▸ Your goal:
Return only the line containing "Rerun the scenario" and each line after it, exactly as written, through the end of the records.

════════

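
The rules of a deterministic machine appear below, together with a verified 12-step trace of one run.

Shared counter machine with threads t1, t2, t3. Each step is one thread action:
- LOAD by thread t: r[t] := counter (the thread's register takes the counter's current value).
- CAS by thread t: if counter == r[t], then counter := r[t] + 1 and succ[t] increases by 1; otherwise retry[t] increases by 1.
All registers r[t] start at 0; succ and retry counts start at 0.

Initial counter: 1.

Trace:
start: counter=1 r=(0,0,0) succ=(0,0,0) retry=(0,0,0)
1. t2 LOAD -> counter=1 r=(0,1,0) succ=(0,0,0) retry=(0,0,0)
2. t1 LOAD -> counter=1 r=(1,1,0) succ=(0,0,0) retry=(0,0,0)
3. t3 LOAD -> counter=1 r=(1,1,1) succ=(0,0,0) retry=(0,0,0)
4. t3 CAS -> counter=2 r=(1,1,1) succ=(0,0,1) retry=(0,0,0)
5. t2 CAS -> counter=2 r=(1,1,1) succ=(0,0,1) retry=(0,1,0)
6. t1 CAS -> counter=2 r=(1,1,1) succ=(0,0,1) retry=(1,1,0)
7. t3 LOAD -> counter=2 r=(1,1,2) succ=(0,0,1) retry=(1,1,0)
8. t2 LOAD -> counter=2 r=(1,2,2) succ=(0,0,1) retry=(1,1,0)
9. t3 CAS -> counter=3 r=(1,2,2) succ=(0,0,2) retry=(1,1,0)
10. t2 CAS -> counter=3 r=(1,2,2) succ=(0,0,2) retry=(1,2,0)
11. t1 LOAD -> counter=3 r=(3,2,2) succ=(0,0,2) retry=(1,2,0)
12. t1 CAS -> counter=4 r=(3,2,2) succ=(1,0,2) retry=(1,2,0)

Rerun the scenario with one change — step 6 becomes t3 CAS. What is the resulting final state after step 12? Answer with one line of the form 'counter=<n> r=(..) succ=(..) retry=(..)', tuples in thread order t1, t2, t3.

(re-executing from step 6 with the substitution; state before step 6: counter=2 r=(1,1,1) succ=(0,0,1) retry=(0,1,0))
6. t3 CAS -> counter=2 r=(1,1,1) succ=(0,0,1) retry=(0,1,1)
7. t3 LOAD -> counter=2 r=(1,1,2) succ=(0,0,1) retry=(0,1,1)
8. t2 LOAD -> counter=2 r=(1,2,2) succ=(0,0,1) retry=(0,1,1)
9. t3 CAS -> counter=3 r=(1,2,2) succ=(0,0,2) retry=(0,1,1)
10. t2 CAS -> counter=3 r=(1,2,2) succ=(0,0,2) retry=(0,2,1)
11. t1 LOAD -> counter=3 r=(3,2,2) succ=(0,0,2) retry=(0,2,1)
12. t1 CAS -> counter=4 r=(3,2,2) succ=(1,0,2) retry=(0,2,1)

counter=4 r=(3,2,2) succ=(1,0,2) retry=(0,2,1)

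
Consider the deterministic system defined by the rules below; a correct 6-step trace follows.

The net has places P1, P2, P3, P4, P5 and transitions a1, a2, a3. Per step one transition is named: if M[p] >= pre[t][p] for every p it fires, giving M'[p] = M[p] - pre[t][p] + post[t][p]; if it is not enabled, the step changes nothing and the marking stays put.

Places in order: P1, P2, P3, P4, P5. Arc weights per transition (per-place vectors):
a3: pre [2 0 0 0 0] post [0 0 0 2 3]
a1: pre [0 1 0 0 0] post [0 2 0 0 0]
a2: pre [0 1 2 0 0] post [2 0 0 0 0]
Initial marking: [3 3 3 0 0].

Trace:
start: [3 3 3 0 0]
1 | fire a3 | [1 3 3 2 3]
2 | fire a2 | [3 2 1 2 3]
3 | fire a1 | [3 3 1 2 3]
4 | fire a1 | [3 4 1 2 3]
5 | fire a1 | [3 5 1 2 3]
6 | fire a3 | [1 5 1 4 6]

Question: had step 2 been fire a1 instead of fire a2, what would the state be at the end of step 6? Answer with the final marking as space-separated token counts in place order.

1 7 3 2 3

(re-executing from step 2 with the substitution; state before step 2: [1 3 3 2 3])
2 | fire a1 | [1 4 3 2 3]
3 | fire a1 | [1 5 3 2 3]
4 | fire a1 | [1 6 3 2 3]
5 | fire a1 | [1 7 3 2 3]
6 | fire a3 | [1 7 3 2 3]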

════════

▸ Written response:
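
Rerun the scenario with one change — step 6 becomes t3 CAS. What is the resulting final state after step 12? Answer with one line of the form 'counter=<n> r=(..) succ=(..) retry=(..)', tuples in thread order t1, t2, t3.

(re-executing from step 6 with the substitution; state before step 6: counter=2 r=(1,1,1) succ=(0,0,1) retry=(0,1,0))
6. t3 CAS -> counter=2 r=(1,1,1) succ=(0,0,1) retry=(0,1,1)
7. t3 LOAD -> counter=2 r=(1,1,2) succ=(0,0,1) retry=(0,1,1)
8. t2 LOAD -> counter=2 r=(1,2,2) succ=(0,0,1) retry=(0,1,1)
9. t3 CAS -> counter=3 r=(1,2,2) succ=(0,0,2) retry=(0,1,1)
10. t2 CAS -> counter=3 r=(1,2,2) succ=(0,0,2) retry=(0,2,1)
11. t1 LOAD -> counter=3 r=(3,2,2) succ=(0,0,2) retry=(0,2,1)
12. t1 CAS -> counter=4 r=(3,2,2) succ=(1,0,2) retry=(0,2,1)

counter=4 r=(3,2,2) succ=(1,0,2) retry=(0,2,1)

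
Consider the deterministic system defined by the rules below; a correct 6-step trace follows.

The net has places P1, P2, P3, P4, P5 and transitions a1, a2, a3. Per step one transition is named: if M[p] >= pre[t][p] for every p it fires, giving M'[p] = M[p] - pre[t][p] + post[t][p]; if it is not enabled, the step changes nothing and the marking stays put.

Places in order: P1, P2, P3, P4, P5. Arc weights per transition (per-place vectors):
a3: pre [2 0 0 0 0] post [0 0 0 2 3]
a1: pre [0 1 0 0 0] post [0 2 0 0 0]
a2: pre [0 1 2 0 0] post [2 0 0 0 0]
Initial marking: [3 3 3 0 0].

Trace:
start: [3 3 3 0 0]
1 | fire a3 | [1 3 3 2 3]
2 | fire a2 | [3 2 1 2 3]
3 | fire a1 | [3 3 1 2 3]
4 | fire a1 | [3 4 1 2 3]
5 | fire a1 | [3 5 1 2 3]
6 | fire a3 | [1 5 1 4 6]

Question: had step 2 been fire a1 instead of fire a2, what would the state be at the end of step 6? Answer with the final marking as space-separated token counts in place order.

1 7 3 2 3

(re-executing from step 2 with the substitution; state before step 2: [1 3 3 2 3])
2 | fire a1 | [1 4 3 2 3]
3 | fire a1 | [1 5 3 2 3]
4 | fire a1 | [1 6 3 2 3]
5 | fire a1 | [1 7 3 2 3]
6 | fire a3 | [1 7 3 2 3]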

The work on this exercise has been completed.